> [Problem requirements]
For each line below, write it out exactly as it appears.
Start of Study material
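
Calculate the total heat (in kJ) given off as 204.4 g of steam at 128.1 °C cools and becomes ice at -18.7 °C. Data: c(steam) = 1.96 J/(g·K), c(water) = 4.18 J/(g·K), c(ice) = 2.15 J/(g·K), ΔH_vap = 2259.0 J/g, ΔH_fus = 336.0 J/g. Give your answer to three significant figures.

q = 635 kJ

q1 (cool steam 128.1→100 °C): 204.4 × 1.96 × 28.1 = 11258 J
q2 (condense at 100 °C): 204.4 × 2259.0 = 461740 J
q3 (cool water 100→0 °C): 204.4 × 4.18 × 100.0 = 85439 J
q4 (freeze at 0 °C): 204.4 × 336.0 = 68678 J
q5 (cool ice 0→-18.7 °C): 204.4 × 2.15 × 18.7 = 8218 J
Total: 11258 + 461740 + 85439 + 68678 + 8218 = 635333 J = 635 kJ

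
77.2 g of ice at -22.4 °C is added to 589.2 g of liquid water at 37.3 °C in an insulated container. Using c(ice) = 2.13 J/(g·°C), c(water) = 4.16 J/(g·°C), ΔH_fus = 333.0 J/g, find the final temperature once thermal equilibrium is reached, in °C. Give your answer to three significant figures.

T_f = 22.4 °C

Heat to bring ice to 0 °C and melt it: q₁ = 77.2×2.13×22.4 + 77.2×333.0 = 29391 J
Heat the water can supply cooling to 0 °C: 589.2×4.16×37.3 = 91425.0 J > q₁, so all ice melts.
Energy balance: 589.2×4.16×(37.3 − T) = 29391 + 77.2×4.16×(T − 0)
2451.072(37.3 − T) = 29391 + 321.152 T
91425.0 − 29391 = 2772.224 T
T = 62034.0 / 2772.224 = 22.38 °C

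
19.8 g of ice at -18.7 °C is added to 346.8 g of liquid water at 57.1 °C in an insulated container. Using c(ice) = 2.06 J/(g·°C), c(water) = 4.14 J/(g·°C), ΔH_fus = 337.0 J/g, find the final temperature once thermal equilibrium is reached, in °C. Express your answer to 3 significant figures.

T_f = 49.1 °C

Heat to bring ice to 0 °C and melt it: q₁ = 19.8×2.06×18.7 + 19.8×337.0 = 7435.3 J
Heat the water can supply cooling to 0 °C: 346.8×4.14×57.1 = 81981.4 J > q₁, so all ice melts.
Energy balance: 346.8×4.14×(57.1 − T) = 7435.3 + 19.8×4.14×(T − 0)
1435.752(57.1 − T) = 7435.3 + 81.972 T
81981.4 − 7435.3 = 1517.724 T
T = 74546.1 / 1517.724 = 49.12 °C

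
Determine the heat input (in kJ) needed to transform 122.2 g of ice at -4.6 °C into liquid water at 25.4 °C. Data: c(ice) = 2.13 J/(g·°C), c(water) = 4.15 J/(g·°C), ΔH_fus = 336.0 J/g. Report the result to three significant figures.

q = 55.1 kJ

q1 (heat ice -4.6→0.0 °C): 122.2 × 2.13 × 4.6 = 1197 J
q2 (melt at 0 °C): 122.2 × 336.0 = 41059 J
q3 (heat water 0.0→25.4 °C): 122.2 × 4.15 × 25.4 = 12881 J
Total: 1197 + 41059 + 12881 = 55137 J = 55.1 kJ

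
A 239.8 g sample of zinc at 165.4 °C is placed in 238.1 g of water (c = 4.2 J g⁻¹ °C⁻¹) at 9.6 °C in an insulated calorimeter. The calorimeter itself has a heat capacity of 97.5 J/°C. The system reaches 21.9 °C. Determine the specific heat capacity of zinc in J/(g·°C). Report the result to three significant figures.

q_gained = (238.1 × 4.2 + 97.5) × (21.9 − 9.6) = 13500 J
q_lost = 239.8 × c × (165.4 − 21.9) = 34411.3 c
Set equal: c = 13500 / 34411.3 = 0.392 J/(g·°C)

c = 0.392 J/(g·°C)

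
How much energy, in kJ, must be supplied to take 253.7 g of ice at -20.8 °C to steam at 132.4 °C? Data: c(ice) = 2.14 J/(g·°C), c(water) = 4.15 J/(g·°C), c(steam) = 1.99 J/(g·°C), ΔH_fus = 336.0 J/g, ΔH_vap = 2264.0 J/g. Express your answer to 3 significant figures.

q = 793 kJ

q1 (heat ice -20.8→0.0 °C): 253.7 × 2.14 × 20.8 = 11293 J
q2 (melt at 0 °C): 253.7 × 336.0 = 85243 J
q3 (heat water 0.0→100.0 °C): 253.7 × 4.15 × 100.0 = 105286 J
q4 (vaporize at 100 °C): 253.7 × 2264.0 = 574377 J
q5 (heat steam 100.0→132.4 °C): 253.7 × 1.99 × 32.4 = 16358 J
Total: 11293 + 85243 + 105286 + 574377 + 16358 = 792557 J = 793 kJ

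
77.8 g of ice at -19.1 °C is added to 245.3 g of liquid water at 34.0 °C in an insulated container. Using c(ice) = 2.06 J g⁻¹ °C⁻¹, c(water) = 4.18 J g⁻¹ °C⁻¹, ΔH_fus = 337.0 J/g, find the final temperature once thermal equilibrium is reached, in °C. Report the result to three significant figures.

T_f = 4.13 °C

Heat to bring ice to 0 °C and melt it: q₁ = 77.8×2.06×19.1 + 77.8×337.0 = 29280 J
Heat the water can supply cooling to 0 °C: 245.3×4.18×34.0 = 34862.0 J > q₁, so all ice melts.
Energy balance: 245.3×4.18×(34.0 − T) = 29280 + 77.8×4.18×(T − 0)
1025.354(34.0 − T) = 29280 + 325.204 T
34862.0 − 29280 = 1350.558 T
T = 5582.0 / 1350.558 = 4.133 °C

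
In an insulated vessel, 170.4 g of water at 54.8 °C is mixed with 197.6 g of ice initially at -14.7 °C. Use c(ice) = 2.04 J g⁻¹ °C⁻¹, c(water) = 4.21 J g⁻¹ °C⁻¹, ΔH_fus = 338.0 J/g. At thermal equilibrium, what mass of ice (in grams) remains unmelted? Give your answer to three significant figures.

Heat to warm all ice to 0 °C: 197.6×2.04×14.7 = 5925.6 J
Heat released by water cooling to 0 °C: 170.4×4.21×54.8 = 39313 J
39313 J < 5925.6 + 197.6×338.0 = 72714.4 J, so not all ice melts; final T = 0 °C.
Heat left for melting: 39313 − 5925.6 = 33387.4 J
Mass melted = 33387.4 / 338.0 = 98.78 g
Ice remaining = 197.6 − 98.78 = 98.82 g

m_ice remaining = 98.8 g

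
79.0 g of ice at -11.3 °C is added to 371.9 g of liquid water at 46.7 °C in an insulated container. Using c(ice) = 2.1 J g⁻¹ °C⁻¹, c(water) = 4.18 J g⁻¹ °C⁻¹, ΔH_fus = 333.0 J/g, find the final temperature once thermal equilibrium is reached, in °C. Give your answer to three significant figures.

T_f = 23.6 °C

Heat to bring ice to 0 °C and melt it: q₁ = 79.0×2.1×11.3 + 79.0×333.0 = 28182 J
Heat the water can supply cooling to 0 °C: 371.9×4.18×46.7 = 72597.1 J > q₁, so all ice melts.
Energy balance: 371.9×4.18×(46.7 − T) = 28182 + 79.0×4.18×(T − 0)
1554.542(46.7 − T) = 28182 + 330.22 T
72597.1 − 28182 = 1884.762 T
T = 44415.1 / 1884.762 = 23.57 °C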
End of Study material
> [Reply]
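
Calculate the total heat (in kJ) given off as 204.4 g of steam at 128.1 °C cools and becomes ice at -18.7 °C. Data: c(steam) = 1.96 J/(g·K), c(water) = 4.18 J/(g·K), c(ice) = 2.15 J/(g·K), ΔH_vap = 2259.0 J/g, ΔH_fus = 336.0 J/g. Give your answer to three significant figures.

q = 635 kJ

q1 (cool steam 128.1→100 °C): 204.4 × 1.96 × 28.1 = 11258 J
q2 (condense at 100 °C): 204.4 × 2259.0 = 461740 J
q3 (cool water 100→0 °C): 204.4 × 4.18 × 100.0 = 85439 J
q4 (freeze at 0 °C): 204.4 × 336.0 = 68678 J
q5 (cool ice 0→-18.7 °C): 204.4 × 2.15 × 18.7 = 8218 J
Total: 11258 + 461740 + 85439 + 68678 + 8218 = 635333 J = 635 kJ

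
77.2 g of ice at -22.4 °C is added to 589.2 g of liquid water at 37.3 °C in an insulated container. Using c(ice) = 2.13 J/(g·°C), c(water) = 4.16 J/(g·°C), ΔH_fus = 333.0 J/g, find the final temperature once thermal equilibrium is reached, in °C. Give your answer to three significant figures.

T_f = 22.4 °C

Heat to bring ice to 0 °C and melt it: q₁ = 77.2×2.13×22.4 + 77.2×333.0 = 29391 J
Heat the water can supply cooling to 0 °C: 589.2×4.16×37.3 = 91425.0 J > q₁, so all ice melts.
Energy balance: 589.2×4.16×(37.3 − T) = 29391 + 77.2×4.16×(T − 0)
2451.072(37.3 − T) = 29391 + 321.152 T
91425.0 − 29391 = 2772.224 T
T = 62034.0 / 2772.224 = 22.38 °C

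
19.8 g of ice at -18.7 °C is added to 346.8 g of liquid water at 57.1 °C in an insulated container. Using c(ice) = 2.06 J/(g·°C), c(water) = 4.14 J/(g·°C), ΔH_fus = 337.0 J/g, find the final temperature once thermal equilibrium is reached, in °C. Express your answer to 3 significant figures.

T_f = 49.1 °C

Heat to bring ice to 0 °C and melt it: q₁ = 19.8×2.06×18.7 + 19.8×337.0 = 7435.3 J
Heat the water can supply cooling to 0 °C: 346.8×4.14×57.1 = 81981.4 J > q₁, so all ice melts.
Energy balance: 346.8×4.14×(57.1 − T) = 7435.3 + 19.8×4.14×(T − 0)
1435.752(57.1 − T) = 7435.3 + 81.972 T
81981.4 − 7435.3 = 1517.724 T
T = 74546.1 / 1517.724 = 49.12 °C

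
Determine the heat input (in kJ) needed to transform 122.2 g of ice at -4.6 °C into liquid water at 25.4 °C. Data: c(ice) = 2.13 J/(g·°C), c(water) = 4.15 J/(g·°C), ΔH_fus = 336.0 J/g. Report the result to three significant figures.

q = 55.1 kJ

q1 (heat ice -4.6→0.0 °C): 122.2 × 2.13 × 4.6 = 1197 J
q2 (melt at 0 °C): 122.2 × 336.0 = 41059 J
q3 (heat water 0.0→25.4 °C): 122.2 × 4.15 × 25.4 = 12881 J
Total: 1197 + 41059 + 12881 = 55137 J = 55.1 kJ

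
A 239.8 g sample of zinc at 165.4 °C is placed in 238.1 g of water (c = 4.2 J g⁻¹ °C⁻¹) at 9.6 °C in an insulated calorimeter. The calorimeter itself has a heat capacity of 97.5 J/°C. The system reaches 21.9 °C. Determine the specific heat capacity of zinc in J/(g·°C). Report the result to three significant figures.

q_gained = (238.1 × 4.2 + 97.5) × (21.9 − 9.6) = 13500 J
q_lost = 239.8 × c × (165.4 − 21.9) = 34411.3 c
Set equal: c = 13500 / 34411.3 = 0.392 J/(g·°C)

c = 0.392 J/(g·°C)

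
How much energy, in kJ, must be supplied to take 253.7 g of ice at -20.8 °C to steam at 132.4 °C? Data: c(ice) = 2.14 J/(g·°C), c(water) = 4.15 J/(g·°C), c(steam) = 1.99 J/(g·°C), ΔH_fus = 336.0 J/g, ΔH_vap = 2264.0 J/g. Express your answer to 3 significant figures.

q = 793 kJ

q1 (heat ice -20.8→0.0 °C): 253.7 × 2.14 × 20.8 = 11293 J
q2 (melt at 0 °C): 253.7 × 336.0 = 85243 J
q3 (heat water 0.0→100.0 °C): 253.7 × 4.15 × 100.0 = 105286 J
q4 (vaporize at 100 °C): 253.7 × 2264.0 = 574377 J
q5 (heat steam 100.0→132.4 °C): 253.7 × 1.99 × 32.4 = 16358 J
Total: 11293 + 85243 + 105286 + 574377 + 16358 = 792557 J = 793 kJ

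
77.8 g of ice at -19.1 °C is added to 245.3 g of liquid water at 34.0 °C in an insulated container. Using c(ice) = 2.06 J g⁻¹ °C⁻¹, c(water) = 4.18 J g⁻¹ °C⁻¹, ΔH_fus = 337.0 J/g, find the final temperature once thermal equilibrium is reached, in °C. Report the result to three significant figures.

T_f = 4.13 °C

Heat to bring ice to 0 °C and melt it: q₁ = 77.8×2.06×19.1 + 77.8×337.0 = 29280 J
Heat the water can supply cooling to 0 °C: 245.3×4.18×34.0 = 34862.0 J > q₁, so all ice melts.
Energy balance: 245.3×4.18×(34.0 − T) = 29280 + 77.8×4.18×(T − 0)
1025.354(34.0 − T) = 29280 + 325.204 T
34862.0 − 29280 = 1350.558 T
T = 5582.0 / 1350.558 = 4.133 °C

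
In an insulated vessel, 170.4 g of water at 54.8 °C is mixed with 197.6 g of ice initially at -14.7 °C. Use c(ice) = 2.04 J g⁻¹ °C⁻¹, c(water) = 4.21 J g⁻¹ °C⁻¹, ΔH_fus = 338.0 J/g. At thermal equilibrium, what mass of ice (in grams) remains unmelted? Give your answer to three significant figures.

Heat to warm all ice to 0 °C: 197.6×2.04×14.7 = 5925.6 J
Heat released by water cooling to 0 °C: 170.4×4.21×54.8 = 39313 J
39313 J < 5925.6 + 197.6×338.0 = 72714.4 J, so not all ice melts; final T = 0 °C.
Heat left for melting: 39313 − 5925.6 = 33387.4 J
Mass melted = 33387.4 / 338.0 = 98.78 g
Ice remaining = 197.6 − 98.78 = 98.82 g

m_ice remaining = 98.8 g

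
79.0 g of ice at -11.3 °C is added to 371.9 g of liquid water at 46.7 °C in an insulated container. Using c(ice) = 2.1 J g⁻¹ °C⁻¹, c(water) = 4.18 J g⁻¹ °C⁻¹, ΔH_fus = 333.0 J/g, find the final temperature once thermal equilibrium is reached, in °C. Give your answer to three significant figures.

T_f = 23.6 °C

Heat to bring ice to 0 °C and melt it: q₁ = 79.0×2.1×11.3 + 79.0×333.0 = 28182 J
Heat the water can supply cooling to 0 °C: 371.9×4.18×46.7 = 72597.1 J > q₁, so all ice melts.
Energy balance: 371.9×4.18×(46.7 − T) = 28182 + 79.0×4.18×(T − 0)
1554.542(46.7 − T) = 28182 + 330.22 T
72597.1 − 28182 = 1884.762 T
T = 44415.1 / 1884.762 = 23.57 °C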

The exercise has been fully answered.